» Work required
Quote exactly, and only, the lines of the material below from the line with "progression in Gb" through the line with "For a piece".
------ Records supplied ------
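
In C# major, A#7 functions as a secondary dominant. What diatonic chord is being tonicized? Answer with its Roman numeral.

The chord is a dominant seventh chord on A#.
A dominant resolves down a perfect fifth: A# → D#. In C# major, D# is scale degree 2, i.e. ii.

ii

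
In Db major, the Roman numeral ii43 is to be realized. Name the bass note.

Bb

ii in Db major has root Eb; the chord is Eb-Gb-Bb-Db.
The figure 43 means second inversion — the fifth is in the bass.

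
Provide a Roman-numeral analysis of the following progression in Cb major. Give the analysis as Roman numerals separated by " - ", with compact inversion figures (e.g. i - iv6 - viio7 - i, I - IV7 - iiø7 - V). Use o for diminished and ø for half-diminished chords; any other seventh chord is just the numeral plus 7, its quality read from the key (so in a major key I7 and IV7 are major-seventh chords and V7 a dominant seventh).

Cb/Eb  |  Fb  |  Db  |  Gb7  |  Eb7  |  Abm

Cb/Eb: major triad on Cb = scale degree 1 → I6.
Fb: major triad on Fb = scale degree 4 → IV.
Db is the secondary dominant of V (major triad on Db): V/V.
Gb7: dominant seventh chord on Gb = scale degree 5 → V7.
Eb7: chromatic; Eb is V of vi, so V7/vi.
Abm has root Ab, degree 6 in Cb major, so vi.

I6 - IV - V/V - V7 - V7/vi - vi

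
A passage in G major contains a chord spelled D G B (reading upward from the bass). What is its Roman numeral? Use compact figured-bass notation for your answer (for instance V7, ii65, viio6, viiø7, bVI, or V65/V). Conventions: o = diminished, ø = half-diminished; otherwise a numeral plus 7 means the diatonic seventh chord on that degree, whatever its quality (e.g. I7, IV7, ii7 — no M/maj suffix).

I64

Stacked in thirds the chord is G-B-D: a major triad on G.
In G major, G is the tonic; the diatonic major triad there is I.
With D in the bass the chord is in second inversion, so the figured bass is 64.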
------
------ Records supplied ------
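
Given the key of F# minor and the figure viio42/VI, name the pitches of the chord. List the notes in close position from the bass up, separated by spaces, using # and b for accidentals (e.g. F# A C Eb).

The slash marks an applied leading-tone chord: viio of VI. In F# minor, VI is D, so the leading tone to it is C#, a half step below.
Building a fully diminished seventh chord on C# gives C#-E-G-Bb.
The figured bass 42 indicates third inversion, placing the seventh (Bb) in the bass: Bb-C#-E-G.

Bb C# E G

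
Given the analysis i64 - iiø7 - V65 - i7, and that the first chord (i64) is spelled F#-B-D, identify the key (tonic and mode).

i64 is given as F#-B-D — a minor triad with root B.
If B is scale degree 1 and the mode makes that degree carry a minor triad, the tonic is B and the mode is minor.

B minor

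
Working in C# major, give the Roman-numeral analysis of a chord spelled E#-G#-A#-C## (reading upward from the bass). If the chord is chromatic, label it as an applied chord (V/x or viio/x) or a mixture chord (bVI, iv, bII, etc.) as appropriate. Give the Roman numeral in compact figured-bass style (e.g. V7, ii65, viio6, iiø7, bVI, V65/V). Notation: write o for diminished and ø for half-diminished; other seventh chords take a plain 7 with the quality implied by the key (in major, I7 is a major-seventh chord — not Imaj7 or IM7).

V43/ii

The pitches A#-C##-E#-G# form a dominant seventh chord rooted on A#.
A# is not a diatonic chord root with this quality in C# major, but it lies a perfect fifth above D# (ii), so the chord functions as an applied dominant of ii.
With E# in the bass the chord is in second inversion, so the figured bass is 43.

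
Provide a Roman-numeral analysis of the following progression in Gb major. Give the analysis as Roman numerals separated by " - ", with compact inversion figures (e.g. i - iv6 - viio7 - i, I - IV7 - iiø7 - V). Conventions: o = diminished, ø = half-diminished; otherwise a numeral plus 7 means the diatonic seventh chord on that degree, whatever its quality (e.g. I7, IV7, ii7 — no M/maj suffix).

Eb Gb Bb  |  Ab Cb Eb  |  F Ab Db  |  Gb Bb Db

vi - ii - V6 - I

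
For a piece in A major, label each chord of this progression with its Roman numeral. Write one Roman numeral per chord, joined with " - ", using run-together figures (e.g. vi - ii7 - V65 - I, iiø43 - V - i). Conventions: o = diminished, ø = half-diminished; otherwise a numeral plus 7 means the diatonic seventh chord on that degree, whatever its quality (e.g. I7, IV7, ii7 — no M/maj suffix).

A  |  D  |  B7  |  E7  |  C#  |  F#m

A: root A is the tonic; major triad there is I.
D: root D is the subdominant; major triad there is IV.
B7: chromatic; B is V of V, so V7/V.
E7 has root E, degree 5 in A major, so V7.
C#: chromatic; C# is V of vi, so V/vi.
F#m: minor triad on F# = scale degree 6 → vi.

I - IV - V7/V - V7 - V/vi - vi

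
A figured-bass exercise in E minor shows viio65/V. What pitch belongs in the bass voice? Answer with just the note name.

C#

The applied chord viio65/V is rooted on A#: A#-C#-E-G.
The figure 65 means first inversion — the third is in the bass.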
------
» Response
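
Provide a Roman-numeral analysis of the following progression in Gb major. Give the analysis as Roman numerals separated by " - ", with compact inversion figures (e.g. i - iv6 - viio7 - i, I - IV7 - iiø7 - V). Conventions: o = diminished, ø = half-diminished; otherwise a numeral plus 7 means the diatonic seventh chord on that degree, whatever its quality (e.g. I7, IV7, ii7 — no M/maj suffix).

Eb Gb Bb  |  Ab Cb Eb  |  F Ab Db  |  Gb Bb Db

vi - ii - V6 - I

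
For a piece in A major, label each chord of this progression with its Roman numeral. Write one Roman numeral per chord, joined with " - ", using run-together figures (e.g. vi - ii7 - V65 - I, iiø43 - V - i). Conventions: o = diminished, ø = half-diminished; otherwise a numeral plus 7 means the diatonic seventh chord on that degree, whatever its quality (e.g. I7, IV7, ii7 — no M/maj suffix).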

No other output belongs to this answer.